START RECORDS SUPPLIED
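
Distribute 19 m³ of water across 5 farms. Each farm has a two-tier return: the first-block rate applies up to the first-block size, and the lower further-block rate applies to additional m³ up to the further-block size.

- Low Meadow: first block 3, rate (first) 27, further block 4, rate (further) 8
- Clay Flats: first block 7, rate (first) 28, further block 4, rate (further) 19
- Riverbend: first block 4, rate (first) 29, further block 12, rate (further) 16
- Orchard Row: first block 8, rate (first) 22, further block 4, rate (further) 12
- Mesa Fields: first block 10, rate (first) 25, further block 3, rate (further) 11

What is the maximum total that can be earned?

Treat each block as its own option and order by rate: Riverbend/first 29 > Clay Flats/first 28 > Low Meadow/first 27 > Mesa Fields/first 25 > Orchard Row/first 22 > Clay Flats/second 19 > Riverbend/second 16 > Orchard Row/second 12 > Mesa Fields/second 11 > Low Meadow/second 8.
Fill Riverbend first block (4 at 29) — 15 left.
Clay Flats/first (28): +7 — 8 left.
Low Meadow/first (27): +3 — 5 left.
Mesa Fields first at 25: only 5 left, fill 5.
Total = 29×4 + 28×7 + 27×3 + 25×5 = 518.

518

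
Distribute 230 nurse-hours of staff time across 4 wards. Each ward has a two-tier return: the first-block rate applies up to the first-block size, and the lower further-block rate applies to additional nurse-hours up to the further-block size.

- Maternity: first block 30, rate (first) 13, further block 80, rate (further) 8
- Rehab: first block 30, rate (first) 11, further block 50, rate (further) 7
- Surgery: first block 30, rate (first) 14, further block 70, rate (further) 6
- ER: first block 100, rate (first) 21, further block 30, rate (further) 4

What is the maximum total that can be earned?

Treat each block as its own option and order by rate: ER/tier1 21 > Surgery/tier1 14 > Maternity/tier1 13 > Rehab/tier1 11 > Maternity/tier2 8 > Rehab/tier2 7 > Surgery/tier2 6 > ER/tier2 4.
ER tier1 at 21: fill all 100 → 130 left.
Fill Surgery tier1 block (30 at 14) → 100 left.
Maternity tier1 at 13: fill all 30 → 70 left.
Rehab/tier1 (11): +30 → 40 left.
40 remain; put them into Maternity tier2 at 8.
Total = 21×100 + 14×30 + 13×30 + 11×30 + 8×40 = 3560.

3560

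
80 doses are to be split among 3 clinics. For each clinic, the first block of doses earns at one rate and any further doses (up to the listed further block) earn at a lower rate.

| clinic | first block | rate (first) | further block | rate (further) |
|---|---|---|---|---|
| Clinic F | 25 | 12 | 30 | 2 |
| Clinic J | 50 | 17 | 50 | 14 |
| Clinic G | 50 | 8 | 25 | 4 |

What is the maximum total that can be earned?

Rank every tier by rate: Clinic J/tier1 17 > Clinic J/tier2 14 > Clinic F/tier1 12 > Clinic G/tier1 8 > Clinic G/tier2 4 > Clinic F/tier2 2.
Fill Clinic J tier1 block (50 at 17) — 30 left.
30 remain; put them into Clinic J tier2 at 14.
Total = 17×50 + 14×30 = 1270.

1270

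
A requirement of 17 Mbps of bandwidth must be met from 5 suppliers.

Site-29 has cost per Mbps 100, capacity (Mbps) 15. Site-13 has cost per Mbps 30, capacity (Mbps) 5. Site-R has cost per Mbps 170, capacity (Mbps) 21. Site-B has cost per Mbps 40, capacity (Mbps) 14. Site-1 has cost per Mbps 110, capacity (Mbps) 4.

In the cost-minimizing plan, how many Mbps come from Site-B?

12

Cheapest first:
Site-13 (30): use full 5 → 12 Mbps to go.
Take 12 from Site-B at 40 to finish.
Site-29, Site-1, Site-R: unused.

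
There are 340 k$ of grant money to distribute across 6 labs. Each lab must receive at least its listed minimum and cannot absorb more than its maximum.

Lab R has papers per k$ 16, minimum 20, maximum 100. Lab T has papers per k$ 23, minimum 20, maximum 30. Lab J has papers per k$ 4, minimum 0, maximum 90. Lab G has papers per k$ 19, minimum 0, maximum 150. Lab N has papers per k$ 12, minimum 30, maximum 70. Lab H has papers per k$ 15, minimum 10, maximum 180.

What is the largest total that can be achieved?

5950

Meeting every minimum uses 20+20+0+0+30+10 = 80 k$, leaving 260.
Order the labs by papers per k$: Lab T 23 > Lab G 19 > Lab R 16 > Lab H 15 > Lab N 12 > Lab J 4.
Lab T takes 10 more to reach its cap of 30 ; 250 left.
Lab G takes 150 more to reach its cap of 150 ; 100 left.
Lab R: +80 to 100 (cap) ; 20 left.
Lab H has room for 170 more but only 20 remain, so it gets 30.
Total = 16×100 + 23×30 + 19×150 + 12×30 + 15×30 = 5950.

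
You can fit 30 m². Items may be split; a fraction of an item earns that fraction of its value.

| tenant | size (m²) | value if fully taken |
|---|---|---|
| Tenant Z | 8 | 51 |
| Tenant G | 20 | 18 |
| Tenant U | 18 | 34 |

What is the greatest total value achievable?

Rank by value-to-size ratio: Tenant Z 51/8≈6.38, Tenant U 34/18≈1.89, Tenant G 18/20≈0.9.
Take all of Tenant Z (8 m², value 51) ; 22 m² left.
Tenant U: take in full, 18 m² for value 34 ; 4 left.
4 m² left: a 4/20 share of Tenant G gives 18×4/20 = 3.6.
Total value = 88.6.

88.6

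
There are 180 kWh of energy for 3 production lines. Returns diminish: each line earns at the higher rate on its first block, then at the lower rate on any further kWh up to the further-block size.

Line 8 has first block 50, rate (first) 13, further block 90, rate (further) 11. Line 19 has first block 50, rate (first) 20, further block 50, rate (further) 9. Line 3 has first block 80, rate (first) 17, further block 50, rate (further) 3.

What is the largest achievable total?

Rank every tier by rate: Line 19/T1 20 > Line 3/T1 17 > Line 8/T1 13 > Line 8/T2 11 > Line 19/T2 9 > Line 3/T2 3.
Line 19/T1 (20): +50 ; 130 left.
Fill Line 3 T1 block (80 at 17) ; 50 left.
Fill Line 8 T1 block (50 at 13) ; 0 left.
Total = 20×50 + 17×80 + 13×50 = 3010.

3010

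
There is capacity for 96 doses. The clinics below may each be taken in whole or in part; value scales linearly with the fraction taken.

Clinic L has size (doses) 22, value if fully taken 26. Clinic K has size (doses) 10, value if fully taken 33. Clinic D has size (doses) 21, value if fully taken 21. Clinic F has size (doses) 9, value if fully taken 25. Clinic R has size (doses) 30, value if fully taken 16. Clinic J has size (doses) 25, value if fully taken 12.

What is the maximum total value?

Sort by value density: Clinic K 33/10≈3.3, Clinic F 25/9≈2.78, Clinic L 26/22≈1.18, Clinic D 21/21≈1, Clinic R 16/30≈0.533, Clinic J 12/25≈0.48.
Take all of Clinic K (10 doses, value 33) → 86 doses left.
All 9 doses of Clinic F fit (value 25) → 77 remain.
All 22 doses of Clinic L fit (value 26) → 55 remain.
All 21 doses of Clinic D fit (value 21) → 34 remain.
Take all of Clinic R (30 doses, value 16) → 4 doses left.
4 doses left: a 4/25 share of Clinic J gives 12×4/25 = 1.92.
Total value = 122.92.

122.92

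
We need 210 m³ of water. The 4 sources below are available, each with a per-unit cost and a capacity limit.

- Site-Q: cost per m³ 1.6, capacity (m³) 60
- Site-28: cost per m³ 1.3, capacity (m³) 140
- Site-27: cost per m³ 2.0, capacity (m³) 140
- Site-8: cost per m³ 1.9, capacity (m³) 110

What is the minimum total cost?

Fill from the cheapest source first.
Site-28 at 1.3: take all 140 m³ — 70 still needed.
Site-Q at 1.6: take all 60 m³ — 10 still needed.
Site-8 (1.9): take the remaining 10 — done.
Site-27: unused.
Cost = 140×1.3 + 60×1.6 + 10×1.9 = 297.

297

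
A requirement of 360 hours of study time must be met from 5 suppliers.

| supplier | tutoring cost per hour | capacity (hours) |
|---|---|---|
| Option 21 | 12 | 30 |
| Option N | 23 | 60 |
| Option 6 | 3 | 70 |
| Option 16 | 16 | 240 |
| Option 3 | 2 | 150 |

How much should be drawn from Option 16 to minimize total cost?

110

Cheapest first:
Take 150 from Option 3 at 2 → need 210 more.
Option 6 at 3: take all 70 hours → 140 still needed.
Option 21 (12): use full 30 → 110 hours to go.
Option 16 (16): take the remaining 110 → done.
Option N: unused.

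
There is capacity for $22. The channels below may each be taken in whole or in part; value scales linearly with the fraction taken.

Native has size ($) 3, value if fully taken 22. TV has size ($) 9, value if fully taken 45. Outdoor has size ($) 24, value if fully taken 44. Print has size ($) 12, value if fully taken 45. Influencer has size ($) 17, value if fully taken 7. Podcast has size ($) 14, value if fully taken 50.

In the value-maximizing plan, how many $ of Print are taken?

Rank by value-to-size ratio: Native 22/3≈7.33, TV 45/9≈5, Print 45/12≈3.75, Podcast 50/14≈3.57, Outdoor 44/24≈1.83, Influencer 7/17≈0.412.
All 3 $ of Native fit (value 22) → 19 remain.
Take all of TV (9 $, value 45) → 10 $ left.
Fill the last 10 $ with part of Print: 10/12 of it earns 37.5.

10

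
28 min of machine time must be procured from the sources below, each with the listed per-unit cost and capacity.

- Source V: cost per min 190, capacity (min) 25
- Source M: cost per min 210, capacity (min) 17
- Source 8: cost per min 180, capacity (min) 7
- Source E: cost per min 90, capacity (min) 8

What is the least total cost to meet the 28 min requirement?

Cheapest first:
Source E (90): use full 8 — 20 min to go.
Source 8 at 180: take all 7 min — 13 still needed.
Source V (190): take the remaining 13 — done.
Source M: unused.
Cost = 8×90 + 7×180 + 13×190 = 4450.

4450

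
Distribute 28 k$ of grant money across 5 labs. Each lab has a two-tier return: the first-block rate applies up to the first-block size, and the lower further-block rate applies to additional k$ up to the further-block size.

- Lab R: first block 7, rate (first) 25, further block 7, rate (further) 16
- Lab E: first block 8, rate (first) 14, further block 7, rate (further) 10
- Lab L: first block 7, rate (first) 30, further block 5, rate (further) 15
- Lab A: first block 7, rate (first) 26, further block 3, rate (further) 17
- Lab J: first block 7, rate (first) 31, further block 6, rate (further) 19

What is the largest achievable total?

Rank every tier by rate: Lab J/tier1 31 > Lab L/tier1 30 > Lab A/tier1 26 > Lab R/tier1 25 > Lab J/tier2 19 > Lab A/tier2 17 > Lab R/tier2 16 > Lab L/tier2 15 > Lab E/tier1 14 > Lab E/tier2 10.
Lab J tier1 at 31: fill all 7 — 21 left.
Lab L/tier1 (30): +7 — 14 left.
Lab A/tier1 (26): +7 — 7 left.
Lab R tier1 at 25: fill all 7 — 0 left.
Total = 31×7 + 30×7 + 26×7 + 25×7 = 784.

784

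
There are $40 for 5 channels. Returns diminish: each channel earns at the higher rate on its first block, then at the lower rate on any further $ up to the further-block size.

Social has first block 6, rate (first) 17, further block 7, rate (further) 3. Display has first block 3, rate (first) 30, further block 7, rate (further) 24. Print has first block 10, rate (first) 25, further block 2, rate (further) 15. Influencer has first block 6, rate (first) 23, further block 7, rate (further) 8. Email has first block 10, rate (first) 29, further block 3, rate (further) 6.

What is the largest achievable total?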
END RECORDS SUPPLIED
TASK STATEMENT:
Pull every line containing the string "whole" out of the data above and copy it.

ANSWER SPACE:
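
There is capacity for 96 doses. The clinics below may each be taken in whole or in part; value scales linearly with the fraction taken.
There is capacity for $22. The channels below may each be taken in whole or in part; value scales linearly with the fraction taken.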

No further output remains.